Input records:

-- Opening Marker --

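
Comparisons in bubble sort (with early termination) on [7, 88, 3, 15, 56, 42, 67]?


Algorithm: bubble sort (with early termination)
Input: [7, 88, 3, 15, 56, 42, 67]
Sorted: [3, 7, 15, 42, 56, 67, 88]

15


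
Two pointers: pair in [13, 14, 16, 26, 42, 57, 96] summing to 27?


lo=0(13)+hi=6(96)=109
lo=0(13)+hi=5(57)=70
lo=0(13)+hi=4(42)=55
lo=0(13)+hi=3(26)=39
lo=0(13)+hi=2(16)=29
lo=0(13)+hi=1(14)=27

Yes: 13+14=27


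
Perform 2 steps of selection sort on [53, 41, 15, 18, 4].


Initial: [53, 41, 15, 18, 4]
Step 1: min=4 at 4
  Swap: [4, 41, 15, 18, 53]
Step 2: min=15 at 2
  Swap: [4, 15, 41, 18, 53]

After 2 steps: [4, 15, 41, 18, 53]


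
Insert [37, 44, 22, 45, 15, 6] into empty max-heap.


Insert 37: [37]
Insert 44: [44, 37]
Insert 22: [44, 37, 22]
Insert 45: [45, 44, 22, 37]
Insert 15: [45, 44, 22, 37, 15]
Insert 6: [45, 44, 22, 37, 15, 6]

Final heap: [45, 44, 22, 37, 15, 6]


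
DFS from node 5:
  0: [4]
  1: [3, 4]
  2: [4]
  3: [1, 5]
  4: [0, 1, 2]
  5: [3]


Visit 5, push [3]
Visit 3, push [1]
Visit 1, push [4]
Visit 4, push [2, 0]
Visit 0, push []
Visit 2, push []

DFS order: [5, 3, 1, 4, 0, 2]


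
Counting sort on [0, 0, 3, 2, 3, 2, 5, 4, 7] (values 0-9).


Input: [0, 0, 3, 2, 3, 2, 5, 4, 7]
Counts: [2, 0, 2, 2, 1, 1, 0, 1, 0, 0]

Sorted: [0, 0, 2, 2, 3, 3, 4, 5, 7]


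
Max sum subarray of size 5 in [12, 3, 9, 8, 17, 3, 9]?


[0:5]: 49
[1:6]: 40
[2:7]: 46

Max: 49 at [0:5]


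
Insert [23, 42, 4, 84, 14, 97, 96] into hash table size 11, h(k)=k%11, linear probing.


Insert 23: h=1 -> slot 1
Insert 42: h=9 -> slot 9
Insert 4: h=4 -> slot 4
Insert 84: h=7 -> slot 7
Insert 14: h=3 -> slot 3
Insert 97: h=9, 1 probes -> slot 10
Insert 96: h=8 -> slot 8

Table: [None, 23, None, 14, 4, None, None, 84, 96, 42, 97]


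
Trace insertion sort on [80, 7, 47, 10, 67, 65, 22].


Initial: [80, 7, 47, 10, 67, 65, 22]
Insert 7: [7, 80, 47, 10, 67, 65, 22]
Insert 47: [7, 47, 80, 10, 67, 65, 22]
Insert 10: [7, 10, 47, 80, 67, 65, 22]
Insert 67: [7, 10, 47, 67, 80, 65, 22]
Insert 65: [7, 10, 47, 65, 67, 80, 22]
Insert 22: [7, 10, 22, 47, 65, 67, 80]

Sorted: [7, 10, 22, 47, 65, 67, 80]


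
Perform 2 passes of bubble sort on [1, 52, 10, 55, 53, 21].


Initial: [1, 52, 10, 55, 53, 21]
Pass 1: [1, 10, 52, 53, 21, 55] (3 swaps)
Pass 2: [1, 10, 52, 21, 53, 55] (1 swaps)

After 2 passes: [1, 10, 52, 21, 53, 55]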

-- Closing Marker --

Problem:
Retype all the material exactly as shown.

Task answer:
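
Comparisons in bubble sort (with early termination) on [7, 88, 3, 15, 56, 42, 67]?


Algorithm: bubble sort (with early termination)
Input: [7, 88, 3, 15, 56, 42, 67]
Sorted: [3, 7, 15, 42, 56, 67, 88]

15


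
Two pointers: pair in [13, 14, 16, 26, 42, 57, 96] summing to 27?


lo=0(13)+hi=6(96)=109
lo=0(13)+hi=5(57)=70
lo=0(13)+hi=4(42)=55
lo=0(13)+hi=3(26)=39
lo=0(13)+hi=2(16)=29
lo=0(13)+hi=1(14)=27

Yes: 13+14=27


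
Perform 2 steps of selection sort on [53, 41, 15, 18, 4].


Initial: [53, 41, 15, 18, 4]
Step 1: min=4 at 4
  Swap: [4, 41, 15, 18, 53]
Step 2: min=15 at 2
  Swap: [4, 15, 41, 18, 53]

After 2 steps: [4, 15, 41, 18, 53]


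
Insert [37, 44, 22, 45, 15, 6] into empty max-heap.


Insert 37: [37]
Insert 44: [44, 37]
Insert 22: [44, 37, 22]
Insert 45: [45, 44, 22, 37]
Insert 15: [45, 44, 22, 37, 15]
Insert 6: [45, 44, 22, 37, 15, 6]

Final heap: [45, 44, 22, 37, 15, 6]


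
DFS from node 5:
  0: [4]
  1: [3, 4]
  2: [4]
  3: [1, 5]
  4: [0, 1, 2]
  5: [3]


Visit 5, push [3]
Visit 3, push [1]
Visit 1, push [4]
Visit 4, push [2, 0]
Visit 0, push []
Visit 2, push []

DFS order: [5, 3, 1, 4, 0, 2]


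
Counting sort on [0, 0, 3, 2, 3, 2, 5, 4, 7] (values 0-9).


Input: [0, 0, 3, 2, 3, 2, 5, 4, 7]
Counts: [2, 0, 2, 2, 1, 1, 0, 1, 0, 0]

Sorted: [0, 0, 2, 2, 3, 3, 4, 5, 7]


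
Max sum subarray of size 5 in [12, 3, 9, 8, 17, 3, 9]?


[0:5]: 49
[1:6]: 40
[2:7]: 46

Max: 49 at [0:5]


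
Insert [23, 42, 4, 84, 14, 97, 96] into hash table size 11, h(k)=k%11, linear probing.


Insert 23: h=1 -> slot 1
Insert 42: h=9 -> slot 9
Insert 4: h=4 -> slot 4
Insert 84: h=7 -> slot 7
Insert 14: h=3 -> slot 3
Insert 97: h=9, 1 probes -> slot 10
Insert 96: h=8 -> slot 8

Table: [None, 23, None, 14, 4, None, None, 84, 96, 42, 97]


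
Trace insertion sort on [80, 7, 47, 10, 67, 65, 22].


Initial: [80, 7, 47, 10, 67, 65, 22]
Insert 7: [7, 80, 47, 10, 67, 65, 22]
Insert 47: [7, 47, 80, 10, 67, 65, 22]
Insert 10: [7, 10, 47, 80, 67, 65, 22]
Insert 67: [7, 10, 47, 67, 80, 65, 22]
Insert 65: [7, 10, 47, 65, 67, 80, 22]
Insert 22: [7, 10, 22, 47, 65, 67, 80]

Sorted: [7, 10, 22, 47, 65, 67, 80]


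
Perform 2 passes of bubble sort on [1, 52, 10, 55, 53, 21].


Initial: [1, 52, 10, 55, 53, 21]
Pass 1: [1, 10, 52, 53, 21, 55] (3 swaps)
Pass 2: [1, 10, 52, 21, 53, 55] (1 swaps)

After 2 passes: [1, 10, 52, 21, 53, 55]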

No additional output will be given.